# [Work task]
Will you return, word for word, only the lines from the top of the data below down to and including the one with "tvec = (-0.4102, -0.1736, 0.9942)"?

= = = =

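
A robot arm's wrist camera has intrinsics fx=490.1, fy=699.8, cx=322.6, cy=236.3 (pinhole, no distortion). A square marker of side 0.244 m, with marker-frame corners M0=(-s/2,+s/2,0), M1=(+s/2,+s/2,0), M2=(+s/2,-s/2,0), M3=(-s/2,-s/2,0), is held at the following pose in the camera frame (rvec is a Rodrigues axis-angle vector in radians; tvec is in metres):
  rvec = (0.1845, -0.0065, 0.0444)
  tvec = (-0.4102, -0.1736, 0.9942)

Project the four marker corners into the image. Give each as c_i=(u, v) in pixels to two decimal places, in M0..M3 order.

Intrinsics K: fx=490.1, fy=699.8, cx=322.6, cy=236.3
Marker side s = 0.244 m; corners in marker frame (Z=0):
  M0 = (-0.1220, +0.1220, 0)
  M1 = (+0.1220, +0.1220, 0)
  M2 = (+0.1220, -0.1220, 0)
  M3 = (-0.1220, -0.1220, 0)
rvec = (0.1845, -0.0065, 0.0444), |rvec| = θ = 0.18988 rad = 10.879°
Rodrigues: sinθ=0.18874, 1−cosθ=0.01797; R = I + sinθ·[k]× + (1−cosθ)·[k]×²:
    [+0.99900 -0.04473 -0.00238]
    [+0.04354 +0.98205 -0.18354]
    [+0.01054 +0.18325 +0.98301]
t = (-0.4102, -0.1736, 0.9942) m
M0: Pc = R·M0+t = (-0.53753, -0.05910, +1.01527); u = 490.1·(-0.53753)/1.01527 + 322.6 = 63.1165, v = 699.8·(-0.05910)/1.01527 + 236.3 = 195.5628
M1: Pc = R·M1+t = (-0.29378, -0.04848, +1.01784); u = 490.1·(-0.29378)/1.01784 + 322.6 = 181.1426, v = 699.8·(-0.04848)/1.01784 + 236.3 = 202.9693
M2: Pc = R·M2+t = (-0.28287, -0.28810, +0.97313); u = 490.1·(-0.28287)/0.97313 + 322.6 = 180.1399, v = 699.8·(-0.28810)/0.97313 + 236.3 = 29.1218
M3: Pc = R·M3+t = (-0.52662, -0.29872, +0.97056); u = 490.1·(-0.52662)/0.97056 + 322.6 = 56.6738, v = 699.8·(-0.29872)/0.97056 + 236.3 = 20.9133

c0=(63.12, 195.56) c1=(181.14, 202.97) c2=(180.14, 29.12) c3=(56.67, 20.91)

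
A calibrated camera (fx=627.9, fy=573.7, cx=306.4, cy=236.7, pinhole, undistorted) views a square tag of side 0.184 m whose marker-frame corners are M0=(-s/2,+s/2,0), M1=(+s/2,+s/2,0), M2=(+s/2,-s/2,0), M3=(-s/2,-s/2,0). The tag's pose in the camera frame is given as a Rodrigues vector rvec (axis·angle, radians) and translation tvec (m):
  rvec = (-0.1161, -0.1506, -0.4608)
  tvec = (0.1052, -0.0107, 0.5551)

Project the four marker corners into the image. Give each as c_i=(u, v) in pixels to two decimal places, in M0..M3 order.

Intrinsics K: fx=627.9, fy=573.7, cx=306.4, cy=236.7
Marker side s = 0.184 m; corners in marker frame (Z=0):
  M0 = (-0.0920, +0.0920, 0)
  M1 = (+0.0920, +0.0920, 0)
  M2 = (+0.0920, -0.0920, 0)
  M3 = (-0.0920, -0.0920, 0)
rvec = (-0.1161, -0.1506, -0.4608), |rvec| = θ = 0.49849 rad = 28.562°
Rodrigues: sinθ=0.47810, 1−cosθ=0.12170; R = I + sinθ·[k]× + (1−cosθ)·[k]×²:
    [+0.88490 +0.45051 -0.11824]
    [-0.43339 +0.88941 +0.14534]
    [+0.17064 -0.07737 +0.98229]
t = (0.1052, -0.0107, 0.5551) m
M0: Pc = R·M0+t = (+0.06524, +0.11100, +0.53228); u = 627.9·(+0.06524)/0.53228 + 306.4 = 383.3547, v = 573.7·(+0.11100)/0.53228 + 236.7 = 356.3342
M1: Pc = R·M1+t = (+0.22806, +0.03125, +0.56368); u = 627.9·(+0.22806)/0.56368 + 306.4 = 560.4406, v = 573.7·(+0.03125)/0.56368 + 236.7 = 268.5096
M2: Pc = R·M2+t = (+0.14516, -0.13240, +0.57792); u = 627.9·(+0.14516)/0.57792 + 306.4 = 464.1191, v = 573.7·(-0.13240)/0.57792 + 236.7 = 105.2684
M3: Pc = R·M3+t = (-0.01766, -0.05265, +0.54652); u = 627.9·(-0.01766)/0.54652 + 306.4 = 286.1120, v = 573.7·(-0.05265)/0.54652 + 236.7 = 181.4272

c0=(383.35, 356.33) c1=(560.44, 268.51) c2=(464.12, 105.27) c3=(286.11, 181.43)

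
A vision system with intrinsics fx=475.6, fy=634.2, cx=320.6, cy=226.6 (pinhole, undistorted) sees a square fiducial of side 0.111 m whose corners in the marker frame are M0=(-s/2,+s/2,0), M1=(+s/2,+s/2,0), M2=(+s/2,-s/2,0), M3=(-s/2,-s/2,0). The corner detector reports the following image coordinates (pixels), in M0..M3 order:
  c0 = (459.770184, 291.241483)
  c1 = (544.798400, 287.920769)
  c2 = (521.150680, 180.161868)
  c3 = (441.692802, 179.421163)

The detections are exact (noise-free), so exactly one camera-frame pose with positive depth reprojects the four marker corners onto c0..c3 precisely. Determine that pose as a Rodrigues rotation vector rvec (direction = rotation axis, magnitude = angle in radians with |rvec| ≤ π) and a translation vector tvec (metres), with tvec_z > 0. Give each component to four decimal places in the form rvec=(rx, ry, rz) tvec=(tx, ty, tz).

Intrinsics K: fx=475.6, fy=634.2, cx=320.6, cy=226.6
Marker side s = 0.111 m; corners in marker frame (Z=0):
  M0 = (-0.0555, +0.0555, 0)
  M1 = (+0.0555, +0.0555, 0)
  M2 = (+0.0555, -0.0555, 0)
  M3 = (-0.0555, -0.0555, 0)
Detected image corners:
  c0 = (459.770184, 291.241483) px
  c1 = (544.798400, 287.920769) px
  c2 = (521.150680, 180.161868) px
  c3 = (441.692802, 179.421163) px
Planar DLT: solve 8×8 A·h = b for H (H[2,2]=1):
  H  [+899.87964 -152.28194 +492.19404]
  H  [+65.38505 +826.20826 +232.56439]
  H  [+0.32513 -0.69266 +1.00000]
B = K⁻¹H; ‖b₁‖=1.704276, ‖b₂‖=1.704276; λ = 2/(‖b₁‖+‖b₂‖) = 0.586759, sign → tz>0 ⇒ λ=+0.586759
r₁ = λ·B[:,0] = (+0.98160,-0.00767,+0.19077); r₂ = λ·B[:,1] = (+0.08609,+0.90962,-0.40642)
r₃ = r₁×r₂ = (-0.17041,+0.41537,+0.89355); SVD([r₁ r₂ r₃]) → R = UVᵀ:
  R  [+0.98160 +0.08609 -0.17041]
  R  [-0.00767 +0.90962 +0.41537]
  R  [+0.19077 -0.40642 +0.89355]
t = (+0.21170, +0.00552, +0.58676) m
tr R = 2.784771; θ = arccos((tr R − 1)/2) = 0.468192 rad = 26.825°
axis k = ((R−Rᵀ)₃₂, (R−Rᵀ)₁₃, (R−Rᵀ)₂₁) / (2 sinθ) = (-0.910527, -0.400185, -0.103887)
rvec = θ·k = (-0.426302, -0.187364, -0.048639)

rvec=(-0.4263, -0.1874, -0.0486) tvec=(0.2117, 0.0055, 0.5868)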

= = = =

# [Response to this task]
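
A robot arm's wrist camera has intrinsics fx=490.1, fy=699.8, cx=322.6, cy=236.3 (pinhole, no distortion). A square marker of side 0.244 m, with marker-frame corners M0=(-s/2,+s/2,0), M1=(+s/2,+s/2,0), M2=(+s/2,-s/2,0), M3=(-s/2,-s/2,0), is held at the following pose in the camera frame (rvec is a Rodrigues axis-angle vector in radians; tvec is in metres):
  rvec = (0.1845, -0.0065, 0.0444)
  tvec = (-0.4102, -0.1736, 0.9942)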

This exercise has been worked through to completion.